● Exercise details
Output the data below line for line, exactly, up to and including the line where "Execute the following moves in order: south, west, north" appears.

● Given data
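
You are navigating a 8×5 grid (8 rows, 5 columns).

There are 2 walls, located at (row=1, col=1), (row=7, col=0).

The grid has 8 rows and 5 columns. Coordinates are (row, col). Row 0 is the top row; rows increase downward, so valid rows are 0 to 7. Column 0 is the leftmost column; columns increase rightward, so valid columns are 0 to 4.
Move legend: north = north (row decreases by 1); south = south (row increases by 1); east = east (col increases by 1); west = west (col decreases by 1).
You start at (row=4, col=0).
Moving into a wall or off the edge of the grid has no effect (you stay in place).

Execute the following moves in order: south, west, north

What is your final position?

Answer: Final position: (row=4, col=0)

Derivation:
Start: (row=4, col=0)
  south (south): (row=4, col=0) -> (row=5, col=0)
  west (west): blocked, stay at (row=5, col=0)
  north (north): (row=5, col=0) -> (row=4, col=0)
Final: (row=4, col=0)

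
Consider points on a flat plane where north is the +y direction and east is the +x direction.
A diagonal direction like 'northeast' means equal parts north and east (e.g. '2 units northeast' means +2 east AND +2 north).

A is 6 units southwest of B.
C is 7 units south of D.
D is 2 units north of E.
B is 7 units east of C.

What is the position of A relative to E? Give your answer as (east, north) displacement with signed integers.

Answer: A is at (east=1, north=-11) relative to E.

Derivation:
Place E at the origin (east=0, north=0).
  D is 2 units north of E: delta (east=+0, north=+2); D at (east=0, north=2).
  C is 7 units south of D: delta (east=+0, north=-7); C at (east=0, north=-5).
  B is 7 units east of C: delta (east=+7, north=+0); B at (east=7, north=-5).
  A is 6 units southwest of B: delta (east=-6, north=-6); A at (east=1, north=-11).
Therefore A relative to E: (east=1, north=-11).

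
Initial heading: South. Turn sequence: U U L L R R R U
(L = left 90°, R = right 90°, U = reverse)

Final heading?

Answer: Final heading: East

Derivation:
Start: South
  U (U-turn (180°)) -> North
  U (U-turn (180°)) -> South
  L (left (90° counter-clockwise)) -> East
  L (left (90° counter-clockwise)) -> North
  R (right (90° clockwise)) -> East
  R (right (90° clockwise)) -> South
  R (right (90° clockwise)) -> West
  U (U-turn (180°)) -> East
Final: East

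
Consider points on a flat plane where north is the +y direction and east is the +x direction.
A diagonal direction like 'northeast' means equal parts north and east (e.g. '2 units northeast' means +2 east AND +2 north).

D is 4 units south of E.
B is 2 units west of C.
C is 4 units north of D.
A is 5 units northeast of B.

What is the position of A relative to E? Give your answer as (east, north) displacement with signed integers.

Answer: A is at (east=3, north=5) relative to E.

Derivation:
Place E at the origin (east=0, north=0).
  D is 4 units south of E: delta (east=+0, north=-4); D at (east=0, north=-4).
  C is 4 units north of D: delta (east=+0, north=+4); C at (east=0, north=0).
  B is 2 units west of C: delta (east=-2, north=+0); B at (east=-2, north=0).
  A is 5 units northeast of B: delta (east=+5, north=+5); A at (east=3, north=5).
Therefore A relative to E: (east=3, north=5).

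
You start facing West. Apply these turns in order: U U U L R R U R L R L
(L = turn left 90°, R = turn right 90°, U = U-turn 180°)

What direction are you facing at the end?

Answer: Final heading: North

Derivation:
Start: West
  U (U-turn (180°)) -> East
  U (U-turn (180°)) -> West
  U (U-turn (180°)) -> East
  L (left (90° counter-clockwise)) -> North
  R (right (90° clockwise)) -> East
  R (right (90° clockwise)) -> South
  U (U-turn (180°)) -> North
  R (right (90° clockwise)) -> East
  L (left (90° counter-clockwise)) -> North
  R (right (90° clockwise)) -> East
  L (left (90° counter-clockwise)) -> North
Final: North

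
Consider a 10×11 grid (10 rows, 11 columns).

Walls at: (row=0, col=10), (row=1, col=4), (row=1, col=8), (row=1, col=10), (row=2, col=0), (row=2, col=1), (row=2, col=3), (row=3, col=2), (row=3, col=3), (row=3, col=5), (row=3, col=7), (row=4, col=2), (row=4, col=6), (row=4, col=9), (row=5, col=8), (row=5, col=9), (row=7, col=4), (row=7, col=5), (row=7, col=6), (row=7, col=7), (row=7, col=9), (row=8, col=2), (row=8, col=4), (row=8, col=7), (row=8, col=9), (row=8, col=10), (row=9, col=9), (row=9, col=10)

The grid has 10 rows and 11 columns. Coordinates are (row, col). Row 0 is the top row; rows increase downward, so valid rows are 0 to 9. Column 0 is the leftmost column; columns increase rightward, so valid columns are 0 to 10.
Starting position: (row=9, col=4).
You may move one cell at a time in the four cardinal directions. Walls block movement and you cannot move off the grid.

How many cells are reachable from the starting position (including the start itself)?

Answer: Reachable cells: 82

Derivation:
BFS flood-fill from (row=9, col=4):
  Distance 0: (row=9, col=4)
  Distance 1: (row=9, col=3), (row=9, col=5)
  Distance 2: (row=8, col=3), (row=8, col=5), (row=9, col=2), (row=9, col=6)
  Distance 3: (row=7, col=3), (row=8, col=6), (row=9, col=1), (row=9, col=7)
  Distance 4: (row=6, col=3), (row=7, col=2), (row=8, col=1), (row=9, col=0), (row=9, col=8)
  Distance 5: (row=5, col=3), (row=6, col=2), (row=6, col=4), (row=7, col=1), (row=8, col=0), (row=8, col=8)
  Distance 6: (row=4, col=3), (row=5, col=2), (row=5, col=4), (row=6, col=1), (row=6, col=5), (row=7, col=0), (row=7, col=8)
  Distance 7: (row=4, col=4), (row=5, col=1), (row=5, col=5), (row=6, col=0), (row=6, col=6), (row=6, col=8)
  Distance 8: (row=3, col=4), (row=4, col=1), (row=4, col=5), (row=5, col=0), (row=5, col=6), (row=6, col=7), (row=6, col=9)
  Distance 9: (row=2, col=4), (row=3, col=1), (row=4, col=0), (row=5, col=7), (row=6, col=10)
  Distance 10: (row=2, col=5), (row=3, col=0), (row=4, col=7), (row=5, col=10), (row=7, col=10)
  Distance 11: (row=1, col=5), (row=2, col=6), (row=4, col=8), (row=4, col=10)
  Distance 12: (row=0, col=5), (row=1, col=6), (row=2, col=7), (row=3, col=6), (row=3, col=8), (row=3, col=10)
  Distance 13: (row=0, col=4), (row=0, col=6), (row=1, col=7), (row=2, col=8), (row=2, col=10), (row=3, col=9)
  Distance 14: (row=0, col=3), (row=0, col=7), (row=2, col=9)
  Distance 15: (row=0, col=2), (row=0, col=8), (row=1, col=3), (row=1, col=9)
  Distance 16: (row=0, col=1), (row=0, col=9), (row=1, col=2)
  Distance 17: (row=0, col=0), (row=1, col=1), (row=2, col=2)
  Distance 18: (row=1, col=0)
Total reachable: 82 (grid has 82 open cells total)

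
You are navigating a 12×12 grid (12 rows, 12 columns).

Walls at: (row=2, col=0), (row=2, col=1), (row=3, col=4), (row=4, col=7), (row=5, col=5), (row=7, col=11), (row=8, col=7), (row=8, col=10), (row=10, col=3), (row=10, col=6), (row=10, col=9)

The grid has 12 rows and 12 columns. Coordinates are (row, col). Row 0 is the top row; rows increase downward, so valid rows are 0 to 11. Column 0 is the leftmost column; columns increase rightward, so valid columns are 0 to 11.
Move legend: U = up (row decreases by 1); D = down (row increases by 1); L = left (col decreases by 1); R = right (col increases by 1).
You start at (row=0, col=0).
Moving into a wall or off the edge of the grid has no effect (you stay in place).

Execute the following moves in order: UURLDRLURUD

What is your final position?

Answer: Final position: (row=1, col=1)

Derivation:
Start: (row=0, col=0)
  U (up): blocked, stay at (row=0, col=0)
  U (up): blocked, stay at (row=0, col=0)
  R (right): (row=0, col=0) -> (row=0, col=1)
  L (left): (row=0, col=1) -> (row=0, col=0)
  D (down): (row=0, col=0) -> (row=1, col=0)
  R (right): (row=1, col=0) -> (row=1, col=1)
  L (left): (row=1, col=1) -> (row=1, col=0)
  U (up): (row=1, col=0) -> (row=0, col=0)
  R (right): (row=0, col=0) -> (row=0, col=1)
  U (up): blocked, stay at (row=0, col=1)
  D (down): (row=0, col=1) -> (row=1, col=1)
Final: (row=1, col=1)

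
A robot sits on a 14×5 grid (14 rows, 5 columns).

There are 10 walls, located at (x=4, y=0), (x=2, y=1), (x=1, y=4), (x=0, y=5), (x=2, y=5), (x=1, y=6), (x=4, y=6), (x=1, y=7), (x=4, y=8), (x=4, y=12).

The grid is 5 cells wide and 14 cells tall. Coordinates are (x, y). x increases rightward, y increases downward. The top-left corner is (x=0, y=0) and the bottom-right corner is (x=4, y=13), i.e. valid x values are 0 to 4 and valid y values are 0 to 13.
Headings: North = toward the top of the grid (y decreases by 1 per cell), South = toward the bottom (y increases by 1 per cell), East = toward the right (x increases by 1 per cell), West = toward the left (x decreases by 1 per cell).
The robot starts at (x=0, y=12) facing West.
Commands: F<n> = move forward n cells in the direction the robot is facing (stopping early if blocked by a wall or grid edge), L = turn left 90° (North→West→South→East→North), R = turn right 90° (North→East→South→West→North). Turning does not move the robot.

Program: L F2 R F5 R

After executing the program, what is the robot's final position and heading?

Start: (x=0, y=12), facing West
  L: turn left, now facing South
  F2: move forward 1/2 (blocked), now at (x=0, y=13)
  R: turn right, now facing West
  F5: move forward 0/5 (blocked), now at (x=0, y=13)
  R: turn right, now facing North
Final: (x=0, y=13), facing North

Answer: Final position: (x=0, y=13), facing North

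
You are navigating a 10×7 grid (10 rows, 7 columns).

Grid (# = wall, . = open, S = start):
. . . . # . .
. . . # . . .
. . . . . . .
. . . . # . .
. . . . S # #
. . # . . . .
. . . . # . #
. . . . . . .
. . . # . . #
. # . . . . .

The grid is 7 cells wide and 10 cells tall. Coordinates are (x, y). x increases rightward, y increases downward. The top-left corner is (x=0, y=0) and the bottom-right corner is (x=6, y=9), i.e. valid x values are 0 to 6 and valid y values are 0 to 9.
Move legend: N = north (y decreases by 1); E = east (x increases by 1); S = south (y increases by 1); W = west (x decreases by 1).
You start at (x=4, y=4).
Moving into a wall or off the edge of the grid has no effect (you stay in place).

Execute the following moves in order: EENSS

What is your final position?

Answer: Final position: (x=4, y=5)

Derivation:
Start: (x=4, y=4)
  E (east): blocked, stay at (x=4, y=4)
  E (east): blocked, stay at (x=4, y=4)
  N (north): blocked, stay at (x=4, y=4)
  S (south): (x=4, y=4) -> (x=4, y=5)
  S (south): blocked, stay at (x=4, y=5)
Final: (x=4, y=5)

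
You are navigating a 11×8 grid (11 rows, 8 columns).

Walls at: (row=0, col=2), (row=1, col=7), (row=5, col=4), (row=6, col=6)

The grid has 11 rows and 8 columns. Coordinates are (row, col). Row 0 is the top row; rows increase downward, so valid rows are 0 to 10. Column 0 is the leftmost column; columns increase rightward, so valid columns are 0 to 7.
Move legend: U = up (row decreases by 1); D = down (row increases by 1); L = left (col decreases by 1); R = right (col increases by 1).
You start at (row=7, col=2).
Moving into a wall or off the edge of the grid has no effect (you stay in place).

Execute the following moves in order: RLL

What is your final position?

Answer: Final position: (row=7, col=1)

Derivation:
Start: (row=7, col=2)
  R (right): (row=7, col=2) -> (row=7, col=3)
  L (left): (row=7, col=3) -> (row=7, col=2)
  L (left): (row=7, col=2) -> (row=7, col=1)
Final: (row=7, col=1)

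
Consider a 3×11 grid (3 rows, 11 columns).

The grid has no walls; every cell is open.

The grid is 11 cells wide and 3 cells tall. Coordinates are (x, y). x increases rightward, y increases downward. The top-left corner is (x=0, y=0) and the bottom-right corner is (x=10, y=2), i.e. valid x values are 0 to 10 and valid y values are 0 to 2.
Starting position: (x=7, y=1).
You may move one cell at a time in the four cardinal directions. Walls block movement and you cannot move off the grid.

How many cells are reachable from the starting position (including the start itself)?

BFS flood-fill from (x=7, y=1):
  Distance 0: (x=7, y=1)
  Distance 1: (x=7, y=0), (x=6, y=1), (x=8, y=1), (x=7, y=2)
  Distance 2: (x=6, y=0), (x=8, y=0), (x=5, y=1), (x=9, y=1), (x=6, y=2), (x=8, y=2)
  Distance 3: (x=5, y=0), (x=9, y=0), (x=4, y=1), (x=10, y=1), (x=5, y=2), (x=9, y=2)
  Distance 4: (x=4, y=0), (x=10, y=0), (x=3, y=1), (x=4, y=2), (x=10, y=2)
  Distance 5: (x=3, y=0), (x=2, y=1), (x=3, y=2)
  Distance 6: (x=2, y=0), (x=1, y=1), (x=2, y=2)
  Distance 7: (x=1, y=0), (x=0, y=1), (x=1, y=2)
  Distance 8: (x=0, y=0), (x=0, y=2)
Total reachable: 33 (grid has 33 open cells total)

Answer: Reachable cells: 33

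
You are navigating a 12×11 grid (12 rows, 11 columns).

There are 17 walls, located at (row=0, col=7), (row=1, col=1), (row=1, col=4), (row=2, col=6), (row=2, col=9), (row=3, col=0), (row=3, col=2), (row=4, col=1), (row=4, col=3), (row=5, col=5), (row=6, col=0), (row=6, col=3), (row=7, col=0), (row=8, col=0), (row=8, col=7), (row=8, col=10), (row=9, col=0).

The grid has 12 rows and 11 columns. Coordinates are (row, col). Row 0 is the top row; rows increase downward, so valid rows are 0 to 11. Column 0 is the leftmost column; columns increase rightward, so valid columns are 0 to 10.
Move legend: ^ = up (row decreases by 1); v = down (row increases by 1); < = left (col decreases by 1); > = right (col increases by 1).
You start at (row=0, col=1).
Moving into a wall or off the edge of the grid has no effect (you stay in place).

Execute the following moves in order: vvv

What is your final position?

Answer: Final position: (row=0, col=1)

Derivation:
Start: (row=0, col=1)
  [×3]v (down): blocked, stay at (row=0, col=1)
Final: (row=0, col=1)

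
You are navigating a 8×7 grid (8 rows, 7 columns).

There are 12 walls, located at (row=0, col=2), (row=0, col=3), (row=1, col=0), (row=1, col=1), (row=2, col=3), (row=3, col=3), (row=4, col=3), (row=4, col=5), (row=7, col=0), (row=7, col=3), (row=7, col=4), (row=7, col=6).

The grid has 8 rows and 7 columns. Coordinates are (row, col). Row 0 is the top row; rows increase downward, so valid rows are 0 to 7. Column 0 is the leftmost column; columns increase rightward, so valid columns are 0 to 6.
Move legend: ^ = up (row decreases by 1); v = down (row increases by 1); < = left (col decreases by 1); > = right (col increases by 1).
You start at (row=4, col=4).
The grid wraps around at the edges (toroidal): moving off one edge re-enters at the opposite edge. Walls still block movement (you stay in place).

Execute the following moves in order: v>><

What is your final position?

Answer: Final position: (row=5, col=5)

Derivation:
Start: (row=4, col=4)
  v (down): (row=4, col=4) -> (row=5, col=4)
  > (right): (row=5, col=4) -> (row=5, col=5)
  > (right): (row=5, col=5) -> (row=5, col=6)
  < (left): (row=5, col=6) -> (row=5, col=5)
Final: (row=5, col=5)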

● Solved problem
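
You are navigating a 8×5 grid (8 rows, 5 columns).

There are 2 walls, located at (row=1, col=1), (row=7, col=0).

The grid has 8 rows and 5 columns. Coordinates are (row, col). Row 0 is the top row; rows increase downward, so valid rows are 0 to 7. Column 0 is the leftmost column; columns increase rightward, so valid columns are 0 to 4.
Move legend: north = north (row decreases by 1); south = south (row increases by 1); east = east (col increases by 1); west = west (col decreases by 1).
You start at (row=4, col=0).
Moving into a wall or off the edge of the grid has no effect (you stay in place).

Execute the following moves in order: south, west, north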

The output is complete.